What is expected » Find every line in the records below that contains the word "cell", and copy each such line.

Stored data entries
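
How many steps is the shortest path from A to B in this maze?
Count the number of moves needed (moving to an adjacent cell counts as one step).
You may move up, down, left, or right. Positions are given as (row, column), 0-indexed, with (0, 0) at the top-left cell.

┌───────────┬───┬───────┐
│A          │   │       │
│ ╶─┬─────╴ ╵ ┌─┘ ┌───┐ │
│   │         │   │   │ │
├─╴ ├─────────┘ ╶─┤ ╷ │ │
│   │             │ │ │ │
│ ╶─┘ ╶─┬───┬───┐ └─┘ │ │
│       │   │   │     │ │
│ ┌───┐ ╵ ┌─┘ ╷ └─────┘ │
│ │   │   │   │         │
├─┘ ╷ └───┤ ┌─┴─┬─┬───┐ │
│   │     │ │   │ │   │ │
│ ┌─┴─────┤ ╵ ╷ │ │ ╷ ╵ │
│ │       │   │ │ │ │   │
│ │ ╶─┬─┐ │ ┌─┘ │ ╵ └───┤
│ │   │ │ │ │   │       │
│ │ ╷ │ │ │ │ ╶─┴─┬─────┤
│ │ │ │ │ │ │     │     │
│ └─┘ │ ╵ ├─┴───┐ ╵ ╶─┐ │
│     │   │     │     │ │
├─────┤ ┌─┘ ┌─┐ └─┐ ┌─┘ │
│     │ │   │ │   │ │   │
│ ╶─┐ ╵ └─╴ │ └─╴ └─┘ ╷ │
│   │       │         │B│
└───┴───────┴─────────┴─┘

Using BFS to find shortest path:
Start: (0, 0), End: (11, 11)
Path found:
(0,0) → (1,0) → (1,1) → (2,1) → (2,0) → (3,0) → (3,1) → (3,2) → (2,2) → (2,3) → (2,4) → (2,5) → (2,6) → (2,7) → (1,7) → (1,8) → (0,8) → (0,9) → (0,10) → (0,11) → (1,11) → (2,11) → (3,11) → (4,11) → (4,10) → (4,9) → (4,8) → (4,7) → (3,7) → (3,6) → (4,6) → (4,5) → (5,5) → (6,5) → (6,6) → (5,6) → (5,7) → (6,7) → (7,7) → (7,6) → (8,6) → (8,7) → (8,8) → (9,8) → (9,9) → (8,9) → (8,10) → (8,11) → (9,11) → (10,11) → (11,11)
Number of steps: 50

Solution:

┌───────────┬───┬───────┐
│A          │   │↱ → → ↓│
│ ╶─┬─────╴ ╵ ┌─┘ ┌───┐ │
│↳ ↓│         │↱ ↑│   │↓│
├─╴ ├─────────┘ ╶─┤ ╷ │ │
│↓ ↲│↱ → → → → ↑  │ │ │↓│
│ ╶─┘ ╶─┬───┬───┐ └─┘ │ │
│↳ → ↑  │   │↓ ↰│     │↓│
│ ┌───┐ ╵ ┌─┘ ╷ └─────┘ │
│ │   │   │↓ ↲│↑ ← ← ← ↲│
├─┘ ╷ └───┤ ┌─┴─┬─┬───┐ │
│   │     │↓│↱ ↓│ │   │ │
│ ┌─┴─────┤ ╵ ╷ │ │ ╷ ╵ │
│ │       │↳ ↑│↓│ │ │   │
│ │ ╶─┬─┐ │ ┌─┘ │ ╵ └───┤
│ │   │ │ │ │↓ ↲│       │
│ │ ╷ │ │ │ │ ╶─┴─┬─────┤
│ │ │ │ │ │ │↳ → ↓│↱ → ↓│
│ └─┘ │ ╵ ├─┴───┐ ╵ ╶─┐ │
│     │   │     │↳ ↑  │↓│
├─────┤ ┌─┘ ┌─┐ └─┐ ┌─┘ │
│     │ │   │ │   │ │  ↓│
│ ╶─┐ ╵ └─╴ │ └─╴ └─┘ ╷ │
│   │       │         │B│
└───┴───────┴─────────┴─┘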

Written reply »
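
Count the number of moves needed (moving to an adjacent cell counts as one step).
You may move up, down, left, or right. Positions are given as (row, column), 0-indexed, with (0, 0) at the top-left cell.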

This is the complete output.